[Saved entries]
^^^^^^^^

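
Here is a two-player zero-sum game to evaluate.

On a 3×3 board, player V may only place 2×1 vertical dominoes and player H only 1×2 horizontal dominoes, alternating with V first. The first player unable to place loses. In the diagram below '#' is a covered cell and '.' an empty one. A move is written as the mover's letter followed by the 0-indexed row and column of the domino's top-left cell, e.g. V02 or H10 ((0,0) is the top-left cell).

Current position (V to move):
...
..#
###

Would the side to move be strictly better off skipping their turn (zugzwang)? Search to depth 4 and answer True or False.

[.../..#/###] V move#1: V00:-1/#../#.#/###, V01:+1/.#./.##/###*
[.#./.##/###] end (terminal -1, H#2); searched .../..#/### to 4
if V skipped the turn, H would face:
~ [.../..#/###] H move#1: H00:+1/##./..#/###*, H01:-1/.##/..#/###, H10:+1/.../###/###
~ [##./..#/###] end (terminal -1, V#2); searched .../..#/### to 4
compare (V): move=+1 vs pass=-1

zugzwang(.../..#/###, V) = False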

^^^^^^^^

- **WHAT TO DO**: Using the records above, list each line that includes "player".

- **SOLVED EXERCISE**:
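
Here is a two-player zero-sum game to evaluate.
On a 3×3 board, player V may only place 2×1 vertical dominoes and player H only 1×2 horizontal dominoes, alternating with V first. The first player unable to place loses. In the diagram below '#' is a covered cell and '.' an empty one. A move is written as the mover's letter followed by the 0-indexed row and column of the domino's top-left cell, e.g. V02 or H10 ((0,0) is the top-left cell).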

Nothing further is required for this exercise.